[Stored data]
--------------------------------

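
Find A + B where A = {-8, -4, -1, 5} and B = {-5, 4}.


A + B = {a + b : a ∈ A, b ∈ B}.
Enumerate all |A|·|B| = 4·2 = 8 pairs (a, b) and collect distinct sums.
a = -8: -8+-5=-13, -8+4=-4
a = -4: -4+-5=-9, -4+4=0
a = -1: -1+-5=-6, -1+4=3
a = 5: 5+-5=0, 5+4=9
Collecting distinct sums: A + B = {-13, -9, -6, -4, 0, 3, 9}
|A + B| = 7

A + B = {-13, -9, -6, -4, 0, 3, 9}


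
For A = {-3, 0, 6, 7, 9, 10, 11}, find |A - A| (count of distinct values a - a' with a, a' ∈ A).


A - A = {a - a' : a, a' ∈ A}; |A| = 7.
Bounds: 2|A|-1 ≤ |A - A| ≤ |A|² - |A| + 1, i.e. 13 ≤ |A - A| ≤ 43.
Note: 0 ∈ A - A always (from a - a). The set is symmetric: if d ∈ A - A then -d ∈ A - A.
Enumerate nonzero differences d = a - a' with a > a' (then include -d):
Positive differences: {1, 2, 3, 4, 5, 6, 7, 9, 10, 11, 12, 13, 14}
Full difference set: {0} ∪ (positive diffs) ∪ (negative diffs).
|A - A| = 1 + 2·13 = 27 (matches direct enumeration: 27).

|A - A| = 27


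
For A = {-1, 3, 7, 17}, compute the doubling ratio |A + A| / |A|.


|A| = 4.
Compute A + A by enumerating all 16 pairs.
A + A = {-2, 2, 6, 10, 14, 16, 20, 24, 34}, so |A + A| = 9.
K = |A + A| / |A| = 9/4 (already in lowest terms) ≈ 2.2500.
Reference: AP of size 4 gives K = 7/4 ≈ 1.7500; a fully generic set of size 4 gives K ≈ 2.5000.

|A| = 4, |A + A| = 9, K = 9/4.


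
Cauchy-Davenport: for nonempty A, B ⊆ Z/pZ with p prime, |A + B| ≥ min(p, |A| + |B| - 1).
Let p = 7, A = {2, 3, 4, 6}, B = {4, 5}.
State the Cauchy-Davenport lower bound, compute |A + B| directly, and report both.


Cauchy-Davenport: |A + B| ≥ min(p, |A| + |B| - 1) for A, B nonempty in Z/pZ.
|A| = 4, |B| = 2, p = 7.
CD lower bound = min(7, 4 + 2 - 1) = min(7, 5) = 5.
Compute A + B mod 7 directly:
a = 2: 2+4=6, 2+5=0
a = 3: 3+4=0, 3+5=1
a = 4: 4+4=1, 4+5=2
a = 6: 6+4=3, 6+5=4
A + B = {0, 1, 2, 3, 4, 6}, so |A + B| = 6.
Verify: 6 ≥ 5? Yes ✓.

CD lower bound = 5, actual |A + B| = 6.


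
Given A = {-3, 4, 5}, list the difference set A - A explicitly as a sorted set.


A - A = {a - a' : a, a' ∈ A}.
Compute a - a' for each ordered pair (a, a'):
a = -3: -3--3=0, -3-4=-7, -3-5=-8
a = 4: 4--3=7, 4-4=0, 4-5=-1
a = 5: 5--3=8, 5-4=1, 5-5=0
Collecting distinct values (and noting 0 appears from a-a):
A - A = {-8, -7, -1, 0, 1, 7, 8}
|A - A| = 7

A - A = {-8, -7, -1, 0, 1, 7, 8}


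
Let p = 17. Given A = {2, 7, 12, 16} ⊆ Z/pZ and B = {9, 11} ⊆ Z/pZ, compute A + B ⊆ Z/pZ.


Work in Z/17Z: reduce every sum a + b modulo 17.
Enumerate all 8 pairs:
a = 2: 2+9=11, 2+11=13
a = 7: 7+9=16, 7+11=1
a = 12: 12+9=4, 12+11=6
a = 16: 16+9=8, 16+11=10
Distinct residues collected: {1, 4, 6, 8, 10, 11, 13, 16}
|A + B| = 8 (out of 17 total residues).

A + B = {1, 4, 6, 8, 10, 11, 13, 16}


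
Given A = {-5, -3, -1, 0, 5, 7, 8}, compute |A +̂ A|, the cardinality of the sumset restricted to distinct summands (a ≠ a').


Restricted sumset: A +̂ A = {a + a' : a ∈ A, a' ∈ A, a ≠ a'}.
Equivalently, take A + A and drop any sum 2a that is achievable ONLY as a + a for a ∈ A (i.e. sums representable only with equal summands).
Enumerate pairs (a, a') with a < a' (symmetric, so each unordered pair gives one sum; this covers all a ≠ a'):
  -5 + -3 = -8
  -5 + -1 = -6
  -5 + 0 = -5
  -5 + 5 = 0
  -5 + 7 = 2
  -5 + 8 = 3
  -3 + -1 = -4
  -3 + 0 = -3
  -3 + 5 = 2
  -3 + 7 = 4
  -3 + 8 = 5
  -1 + 0 = -1
  -1 + 5 = 4
  -1 + 7 = 6
  -1 + 8 = 7
  0 + 5 = 5
  0 + 7 = 7
  0 + 8 = 8
  5 + 7 = 12
  5 + 8 = 13
  7 + 8 = 15
Collected distinct sums: {-8, -6, -5, -4, -3, -1, 0, 2, 3, 4, 5, 6, 7, 8, 12, 13, 15}
|A +̂ A| = 17
(Reference bound: |A +̂ A| ≥ 2|A| - 3 for |A| ≥ 2, with |A| = 7 giving ≥ 11.)

|A +̂ A| = 17


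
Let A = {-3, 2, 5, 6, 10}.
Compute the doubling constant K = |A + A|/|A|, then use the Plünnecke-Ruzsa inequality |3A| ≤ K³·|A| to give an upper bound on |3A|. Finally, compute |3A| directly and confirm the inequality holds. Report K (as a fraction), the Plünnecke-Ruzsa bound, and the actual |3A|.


|A| = 5.
Step 1: Compute A + A by enumerating all 25 pairs.
A + A = {-6, -1, 2, 3, 4, 7, 8, 10, 11, 12, 15, 16, 20}, so |A + A| = 13.
Step 2: Doubling constant K = |A + A|/|A| = 13/5 = 13/5 ≈ 2.6000.
Step 3: Plünnecke-Ruzsa gives |3A| ≤ K³·|A| = (2.6000)³ · 5 ≈ 87.8800.
Step 4: Compute 3A = A + A + A directly by enumerating all triples (a,b,c) ∈ A³; |3A| = 25.
Step 5: Check 25 ≤ 87.8800? Yes ✓.

K = 13/5, Plünnecke-Ruzsa bound K³|A| ≈ 87.8800, |3A| = 25, inequality holds.


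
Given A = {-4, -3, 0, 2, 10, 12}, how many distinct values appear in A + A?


A + A = {a + a' : a, a' ∈ A}; |A| = 6.
General bounds: 2|A| - 1 ≤ |A + A| ≤ |A|(|A|+1)/2, i.e. 11 ≤ |A + A| ≤ 21.
Lower bound 2|A|-1 is attained iff A is an arithmetic progression.
Enumerate sums a + a' for a ≤ a' (symmetric, so this suffices):
a = -4: -4+-4=-8, -4+-3=-7, -4+0=-4, -4+2=-2, -4+10=6, -4+12=8
a = -3: -3+-3=-6, -3+0=-3, -3+2=-1, -3+10=7, -3+12=9
a = 0: 0+0=0, 0+2=2, 0+10=10, 0+12=12
a = 2: 2+2=4, 2+10=12, 2+12=14
a = 10: 10+10=20, 10+12=22
a = 12: 12+12=24
Distinct sums: {-8, -7, -6, -4, -3, -2, -1, 0, 2, 4, 6, 7, 8, 9, 10, 12, 14, 20, 22, 24}
|A + A| = 20

|A + A| = 20


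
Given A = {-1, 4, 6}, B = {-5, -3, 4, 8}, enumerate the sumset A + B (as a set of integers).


A + B = {a + b : a ∈ A, b ∈ B}.
Enumerate all |A|·|B| = 3·4 = 12 pairs (a, b) and collect distinct sums.
a = -1: -1+-5=-6, -1+-3=-4, -1+4=3, -1+8=7
a = 4: 4+-5=-1, 4+-3=1, 4+4=8, 4+8=12
a = 6: 6+-5=1, 6+-3=3, 6+4=10, 6+8=14
Collecting distinct sums: A + B = {-6, -4, -1, 1, 3, 7, 8, 10, 12, 14}
|A + B| = 10

A + B = {-6, -4, -1, 1, 3, 7, 8, 10, 12, 14}


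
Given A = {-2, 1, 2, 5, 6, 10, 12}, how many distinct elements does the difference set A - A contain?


A - A = {a - a' : a, a' ∈ A}; |A| = 7.
Bounds: 2|A|-1 ≤ |A - A| ≤ |A|² - |A| + 1, i.e. 13 ≤ |A - A| ≤ 43.
Note: 0 ∈ A - A always (from a - a). The set is symmetric: if d ∈ A - A then -d ∈ A - A.
Enumerate nonzero differences d = a - a' with a > a' (then include -d):
Positive differences: {1, 2, 3, 4, 5, 6, 7, 8, 9, 10, 11, 12, 14}
Full difference set: {0} ∪ (positive diffs) ∪ (negative diffs).
|A - A| = 1 + 2·13 = 27 (matches direct enumeration: 27).

|A - A| = 27


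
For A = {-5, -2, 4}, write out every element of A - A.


A - A = {a - a' : a, a' ∈ A}.
Compute a - a' for each ordered pair (a, a'):
a = -5: -5--5=0, -5--2=-3, -5-4=-9
a = -2: -2--5=3, -2--2=0, -2-4=-6
a = 4: 4--5=9, 4--2=6, 4-4=0
Collecting distinct values (and noting 0 appears from a-a):
A - A = {-9, -6, -3, 0, 3, 6, 9}
|A - A| = 7

A - A = {-9, -6, -3, 0, 3, 6, 9}


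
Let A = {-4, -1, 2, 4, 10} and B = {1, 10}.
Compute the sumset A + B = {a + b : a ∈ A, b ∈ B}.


A + B = {a + b : a ∈ A, b ∈ B}.
Enumerate all |A|·|B| = 5·2 = 10 pairs (a, b) and collect distinct sums.
a = -4: -4+1=-3, -4+10=6
a = -1: -1+1=0, -1+10=9
a = 2: 2+1=3, 2+10=12
a = 4: 4+1=5, 4+10=14
a = 10: 10+1=11, 10+10=20
Collecting distinct sums: A + B = {-3, 0, 3, 5, 6, 9, 11, 12, 14, 20}
|A + B| = 10

A + B = {-3, 0, 3, 5, 6, 9, 11, 12, 14, 20}


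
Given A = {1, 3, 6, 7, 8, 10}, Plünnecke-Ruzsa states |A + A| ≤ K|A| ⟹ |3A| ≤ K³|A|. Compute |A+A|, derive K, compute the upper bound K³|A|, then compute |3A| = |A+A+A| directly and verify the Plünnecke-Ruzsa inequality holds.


|A| = 6.
Step 1: Compute A + A by enumerating all 36 pairs.
A + A = {2, 4, 6, 7, 8, 9, 10, 11, 12, 13, 14, 15, 16, 17, 18, 20}, so |A + A| = 16.
Step 2: Doubling constant K = |A + A|/|A| = 16/6 = 16/6 ≈ 2.6667.
Step 3: Plünnecke-Ruzsa gives |3A| ≤ K³·|A| = (2.6667)³ · 6 ≈ 113.7778.
Step 4: Compute 3A = A + A + A directly by enumerating all triples (a,b,c) ∈ A³; |3A| = 25.
Step 5: Check 25 ≤ 113.7778? Yes ✓.

K = 16/6, Plünnecke-Ruzsa bound K³|A| ≈ 113.7778, |3A| = 25, inequality holds.


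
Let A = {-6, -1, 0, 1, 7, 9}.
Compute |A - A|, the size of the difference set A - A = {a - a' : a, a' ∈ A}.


A - A = {a - a' : a, a' ∈ A}; |A| = 6.
Bounds: 2|A|-1 ≤ |A - A| ≤ |A|² - |A| + 1, i.e. 11 ≤ |A - A| ≤ 31.
Note: 0 ∈ A - A always (from a - a). The set is symmetric: if d ∈ A - A then -d ∈ A - A.
Enumerate nonzero differences d = a - a' with a > a' (then include -d):
Positive differences: {1, 2, 5, 6, 7, 8, 9, 10, 13, 15}
Full difference set: {0} ∪ (positive diffs) ∪ (negative diffs).
|A - A| = 1 + 2·10 = 21 (matches direct enumeration: 21).

|A - A| = 21


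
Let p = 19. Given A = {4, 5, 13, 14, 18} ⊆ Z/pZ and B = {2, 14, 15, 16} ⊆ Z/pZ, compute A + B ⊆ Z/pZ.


Work in Z/19Z: reduce every sum a + b modulo 19.
Enumerate all 20 pairs:
a = 4: 4+2=6, 4+14=18, 4+15=0, 4+16=1
a = 5: 5+2=7, 5+14=0, 5+15=1, 5+16=2
a = 13: 13+2=15, 13+14=8, 13+15=9, 13+16=10
a = 14: 14+2=16, 14+14=9, 14+15=10, 14+16=11
a = 18: 18+2=1, 18+14=13, 18+15=14, 18+16=15
Distinct residues collected: {0, 1, 2, 6, 7, 8, 9, 10, 11, 13, 14, 15, 16, 18}
|A + B| = 14 (out of 19 total residues).

A + B = {0, 1, 2, 6, 7, 8, 9, 10, 11, 13, 14, 15, 16, 18}


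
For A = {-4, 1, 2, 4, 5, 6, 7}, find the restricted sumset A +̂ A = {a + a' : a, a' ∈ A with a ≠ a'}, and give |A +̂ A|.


Restricted sumset: A +̂ A = {a + a' : a ∈ A, a' ∈ A, a ≠ a'}.
Equivalently, take A + A and drop any sum 2a that is achievable ONLY as a + a for a ∈ A (i.e. sums representable only with equal summands).
Enumerate pairs (a, a') with a < a' (symmetric, so each unordered pair gives one sum; this covers all a ≠ a'):
  -4 + 1 = -3
  -4 + 2 = -2
  -4 + 4 = 0
  -4 + 5 = 1
  -4 + 6 = 2
  -4 + 7 = 3
  1 + 2 = 3
  1 + 4 = 5
  1 + 5 = 6
  1 + 6 = 7
  1 + 7 = 8
  2 + 4 = 6
  2 + 5 = 7
  2 + 6 = 8
  2 + 7 = 9
  4 + 5 = 9
  4 + 6 = 10
  4 + 7 = 11
  5 + 6 = 11
  5 + 7 = 12
  6 + 7 = 13
Collected distinct sums: {-3, -2, 0, 1, 2, 3, 5, 6, 7, 8, 9, 10, 11, 12, 13}
|A +̂ A| = 15
(Reference bound: |A +̂ A| ≥ 2|A| - 3 for |A| ≥ 2, with |A| = 7 giving ≥ 11.)

|A +̂ A| = 15


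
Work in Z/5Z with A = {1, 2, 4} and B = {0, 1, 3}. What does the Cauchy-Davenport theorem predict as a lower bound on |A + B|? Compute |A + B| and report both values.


Cauchy-Davenport: |A + B| ≥ min(p, |A| + |B| - 1) for A, B nonempty in Z/pZ.
|A| = 3, |B| = 3, p = 5.
CD lower bound = min(5, 3 + 3 - 1) = min(5, 5) = 5.
Compute A + B mod 5 directly:
a = 1: 1+0=1, 1+1=2, 1+3=4
a = 2: 2+0=2, 2+1=3, 2+3=0
a = 4: 4+0=4, 4+1=0, 4+3=2
A + B = {0, 1, 2, 3, 4}, so |A + B| = 5.
Verify: 5 ≥ 5? Yes ✓.

CD lower bound = 5, actual |A + B| = 5.


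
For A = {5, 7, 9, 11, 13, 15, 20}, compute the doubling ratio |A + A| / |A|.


|A| = 7.
Compute A + A by enumerating all 49 pairs.
A + A = {10, 12, 14, 16, 18, 20, 22, 24, 25, 26, 27, 28, 29, 30, 31, 33, 35, 40}, so |A + A| = 18.
K = |A + A| / |A| = 18/7 (already in lowest terms) ≈ 2.5714.
Reference: AP of size 7 gives K = 13/7 ≈ 1.8571; a fully generic set of size 7 gives K ≈ 4.0000.

|A| = 7, |A + A| = 18, K = 18/7.


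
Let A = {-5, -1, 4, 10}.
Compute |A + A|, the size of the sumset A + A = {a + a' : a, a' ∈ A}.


A + A = {a + a' : a, a' ∈ A}; |A| = 4.
General bounds: 2|A| - 1 ≤ |A + A| ≤ |A|(|A|+1)/2, i.e. 7 ≤ |A + A| ≤ 10.
Lower bound 2|A|-1 is attained iff A is an arithmetic progression.
Enumerate sums a + a' for a ≤ a' (symmetric, so this suffices):
a = -5: -5+-5=-10, -5+-1=-6, -5+4=-1, -5+10=5
a = -1: -1+-1=-2, -1+4=3, -1+10=9
a = 4: 4+4=8, 4+10=14
a = 10: 10+10=20
Distinct sums: {-10, -6, -2, -1, 3, 5, 8, 9, 14, 20}
|A + A| = 10

|A + A| = 10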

--------------------------------

> _What you will do_
In the answer, the lines from the first line of the data above through the line containing "Let p = 7, A" must appear exactly as written, with nothing else.

> _Exercise response_
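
Find A + B where A = {-8, -4, -1, 5} and B = {-5, 4}.


A + B = {a + b : a ∈ A, b ∈ B}.
Enumerate all |A|·|B| = 4·2 = 8 pairs (a, b) and collect distinct sums.
a = -8: -8+-5=-13, -8+4=-4
a = -4: -4+-5=-9, -4+4=0
a = -1: -1+-5=-6, -1+4=3
a = 5: 5+-5=0, 5+4=9
Collecting distinct sums: A + B = {-13, -9, -6, -4, 0, 3, 9}
|A + B| = 7

A + B = {-13, -9, -6, -4, 0, 3, 9}


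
For A = {-3, 0, 6, 7, 9, 10, 11}, find |A - A| (count of distinct values a - a' with a, a' ∈ A).


A - A = {a - a' : a, a' ∈ A}; |A| = 7.
Bounds: 2|A|-1 ≤ |A - A| ≤ |A|² - |A| + 1, i.e. 13 ≤ |A - A| ≤ 43.
Note: 0 ∈ A - A always (from a - a). The set is symmetric: if d ∈ A - A then -d ∈ A - A.
Enumerate nonzero differences d = a - a' with a > a' (then include -d):
Positive differences: {1, 2, 3, 4, 5, 6, 7, 9, 10, 11, 12, 13, 14}
Full difference set: {0} ∪ (positive diffs) ∪ (negative diffs).
|A - A| = 1 + 2·13 = 27 (matches direct enumeration: 27).

|A - A| = 27


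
For A = {-1, 3, 7, 17}, compute the doubling ratio |A + A| / |A|.


|A| = 4.
Compute A + A by enumerating all 16 pairs.
A + A = {-2, 2, 6, 10, 14, 16, 20, 24, 34}, so |A + A| = 9.
K = |A + A| / |A| = 9/4 (already in lowest terms) ≈ 2.2500.
Reference: AP of size 4 gives K = 7/4 ≈ 1.7500; a fully generic set of size 4 gives K ≈ 2.5000.

|A| = 4, |A + A| = 9, K = 9/4.


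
Cauchy-Davenport: for nonempty A, B ⊆ Z/pZ with p prime, |A + B| ≥ min(p, |A| + |B| - 1).
Let p = 7, A = {2, 3, 4, 6}, B = {4, 5}.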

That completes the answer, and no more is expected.